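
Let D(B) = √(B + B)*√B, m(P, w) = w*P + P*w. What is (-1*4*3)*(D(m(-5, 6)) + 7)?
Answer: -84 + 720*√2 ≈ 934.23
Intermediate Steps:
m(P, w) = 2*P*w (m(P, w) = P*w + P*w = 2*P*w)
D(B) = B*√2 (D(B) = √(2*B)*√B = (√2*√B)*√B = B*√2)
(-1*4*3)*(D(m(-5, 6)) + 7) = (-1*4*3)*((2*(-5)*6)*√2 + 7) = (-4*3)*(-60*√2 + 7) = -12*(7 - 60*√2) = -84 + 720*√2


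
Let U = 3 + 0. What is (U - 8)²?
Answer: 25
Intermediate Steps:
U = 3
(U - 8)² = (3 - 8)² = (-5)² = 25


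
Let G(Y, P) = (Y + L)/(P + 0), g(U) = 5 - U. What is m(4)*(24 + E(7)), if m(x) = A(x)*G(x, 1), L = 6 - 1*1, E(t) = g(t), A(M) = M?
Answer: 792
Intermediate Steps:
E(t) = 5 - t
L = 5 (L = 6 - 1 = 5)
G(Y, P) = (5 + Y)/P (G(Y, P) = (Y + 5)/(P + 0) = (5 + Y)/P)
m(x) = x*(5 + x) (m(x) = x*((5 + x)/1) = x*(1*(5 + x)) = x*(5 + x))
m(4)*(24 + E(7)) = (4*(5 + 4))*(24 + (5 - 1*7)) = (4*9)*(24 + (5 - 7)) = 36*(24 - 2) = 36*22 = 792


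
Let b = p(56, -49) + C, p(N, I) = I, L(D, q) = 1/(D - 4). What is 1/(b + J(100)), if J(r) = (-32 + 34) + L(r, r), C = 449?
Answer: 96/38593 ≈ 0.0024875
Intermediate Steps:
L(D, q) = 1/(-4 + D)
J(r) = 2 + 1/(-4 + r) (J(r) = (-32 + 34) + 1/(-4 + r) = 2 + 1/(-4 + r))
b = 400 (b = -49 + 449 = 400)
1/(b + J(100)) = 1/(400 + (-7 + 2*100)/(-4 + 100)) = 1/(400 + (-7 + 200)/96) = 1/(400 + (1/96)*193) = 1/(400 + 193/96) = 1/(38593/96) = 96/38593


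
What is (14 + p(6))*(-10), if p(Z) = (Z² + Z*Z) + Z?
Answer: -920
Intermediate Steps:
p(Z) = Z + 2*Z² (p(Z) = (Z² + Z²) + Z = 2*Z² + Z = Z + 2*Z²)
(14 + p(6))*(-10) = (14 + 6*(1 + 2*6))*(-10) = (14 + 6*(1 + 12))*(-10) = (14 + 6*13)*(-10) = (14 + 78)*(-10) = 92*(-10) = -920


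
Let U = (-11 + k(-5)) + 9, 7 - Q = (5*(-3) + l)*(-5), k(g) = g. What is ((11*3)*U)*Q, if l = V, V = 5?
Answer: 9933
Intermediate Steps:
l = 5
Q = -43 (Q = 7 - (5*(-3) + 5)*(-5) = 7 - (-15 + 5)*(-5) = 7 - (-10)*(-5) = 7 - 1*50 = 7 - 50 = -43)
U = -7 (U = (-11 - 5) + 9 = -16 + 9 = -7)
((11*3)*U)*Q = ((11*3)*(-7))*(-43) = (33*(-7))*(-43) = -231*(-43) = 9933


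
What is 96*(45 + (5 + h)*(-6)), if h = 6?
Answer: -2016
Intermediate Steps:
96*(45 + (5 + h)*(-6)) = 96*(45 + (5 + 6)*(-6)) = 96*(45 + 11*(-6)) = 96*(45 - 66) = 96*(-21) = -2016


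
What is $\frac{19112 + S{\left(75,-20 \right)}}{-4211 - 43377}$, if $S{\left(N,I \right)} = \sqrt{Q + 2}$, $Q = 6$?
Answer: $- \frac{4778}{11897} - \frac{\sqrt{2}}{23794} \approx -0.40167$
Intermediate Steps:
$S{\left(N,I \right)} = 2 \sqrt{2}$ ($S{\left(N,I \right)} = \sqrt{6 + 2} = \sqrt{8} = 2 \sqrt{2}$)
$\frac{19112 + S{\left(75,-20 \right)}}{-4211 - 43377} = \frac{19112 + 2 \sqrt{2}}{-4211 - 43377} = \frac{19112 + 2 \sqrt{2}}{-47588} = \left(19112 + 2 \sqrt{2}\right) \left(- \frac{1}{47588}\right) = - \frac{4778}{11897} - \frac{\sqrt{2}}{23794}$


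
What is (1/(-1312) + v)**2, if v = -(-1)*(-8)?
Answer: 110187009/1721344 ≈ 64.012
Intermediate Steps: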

§ §

:: Task objective ::
When the word "What" appears in a line of the data, that line is counted; report the number only.

:: Result of this task ::
9